::: MATERIAL FOR THE TASK

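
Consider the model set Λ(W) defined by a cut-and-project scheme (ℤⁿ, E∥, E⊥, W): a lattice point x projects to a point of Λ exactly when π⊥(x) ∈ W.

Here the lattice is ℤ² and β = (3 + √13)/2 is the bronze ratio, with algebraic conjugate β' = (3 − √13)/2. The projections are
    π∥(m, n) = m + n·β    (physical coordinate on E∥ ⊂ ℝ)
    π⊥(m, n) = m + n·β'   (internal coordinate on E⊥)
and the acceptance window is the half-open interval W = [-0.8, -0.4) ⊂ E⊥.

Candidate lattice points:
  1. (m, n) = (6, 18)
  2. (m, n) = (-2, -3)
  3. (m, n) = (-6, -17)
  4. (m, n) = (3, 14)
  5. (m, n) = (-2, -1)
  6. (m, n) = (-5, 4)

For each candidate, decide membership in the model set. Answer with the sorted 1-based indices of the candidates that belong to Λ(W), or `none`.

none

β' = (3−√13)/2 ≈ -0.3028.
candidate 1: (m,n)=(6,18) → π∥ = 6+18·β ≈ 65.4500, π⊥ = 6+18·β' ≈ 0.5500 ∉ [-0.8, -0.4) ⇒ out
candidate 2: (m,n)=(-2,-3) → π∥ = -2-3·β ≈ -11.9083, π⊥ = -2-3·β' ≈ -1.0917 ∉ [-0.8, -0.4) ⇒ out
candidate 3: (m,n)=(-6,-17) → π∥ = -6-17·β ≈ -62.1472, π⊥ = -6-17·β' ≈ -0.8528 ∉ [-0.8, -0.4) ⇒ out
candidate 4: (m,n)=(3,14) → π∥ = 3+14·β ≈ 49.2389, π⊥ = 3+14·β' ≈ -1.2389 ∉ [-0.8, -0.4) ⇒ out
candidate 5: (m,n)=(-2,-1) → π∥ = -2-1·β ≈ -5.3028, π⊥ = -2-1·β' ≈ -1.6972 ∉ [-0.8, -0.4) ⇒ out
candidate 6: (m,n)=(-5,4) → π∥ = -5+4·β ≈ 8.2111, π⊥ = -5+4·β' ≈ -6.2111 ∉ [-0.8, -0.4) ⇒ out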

::::::

Please give back all of the material above exactly as it was written.

## ANSWER TO THE PROBLEM
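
Consider the model set Λ(W) defined by a cut-and-project scheme (ℤⁿ, E∥, E⊥, W): a lattice point x projects to a point of Λ exactly when π⊥(x) ∈ W.

Here the lattice is ℤ² and β = (3 + √13)/2 is the bronze ratio, with algebraic conjugate β' = (3 − √13)/2. The projections are
    π∥(m, n) = m + n·β    (physical coordinate on E∥ ⊂ ℝ)
    π⊥(m, n) = m + n·β'   (internal coordinate on E⊥)
and the acceptance window is the half-open interval W = [-0.8, -0.4) ⊂ E⊥.

Candidate lattice points:
  1. (m, n) = (6, 18)
  2. (m, n) = (-2, -3)
  3. (m, n) = (-6, -17)
  4. (m, n) = (3, 14)
  5. (m, n) = (-2, -1)
  6. (m, n) = (-5, 4)

For each candidate, decide membership in the model set. Answer with the sorted 1-based indices of the candidates that belong to Λ(W), or `none`.

none

β' = (3−√13)/2 ≈ -0.3028.
candidate 1: (m,n)=(6,18) → π∥ = 6+18·β ≈ 65.4500, π⊥ = 6+18·β' ≈ 0.5500 ∉ [-0.8, -0.4) ⇒ out
candidate 2: (m,n)=(-2,-3) → π∥ = -2-3·β ≈ -11.9083, π⊥ = -2-3·β' ≈ -1.0917 ∉ [-0.8, -0.4) ⇒ out
candidate 3: (m,n)=(-6,-17) → π∥ = -6-17·β ≈ -62.1472, π⊥ = -6-17·β' ≈ -0.8528 ∉ [-0.8, -0.4) ⇒ out
candidate 4: (m,n)=(3,14) → π∥ = 3+14·β ≈ 49.2389, π⊥ = 3+14·β' ≈ -1.2389 ∉ [-0.8, -0.4) ⇒ out
candidate 5: (m,n)=(-2,-1) → π∥ = -2-1·β ≈ -5.3028, π⊥ = -2-1·β' ≈ -1.6972 ∉ [-0.8, -0.4) ⇒ out
candidate 6: (m,n)=(-5,4) → π∥ = -5+4·β ≈ 8.2111, π⊥ = -5+4·β' ≈ -6.2111 ∉ [-0.8, -0.4) ⇒ out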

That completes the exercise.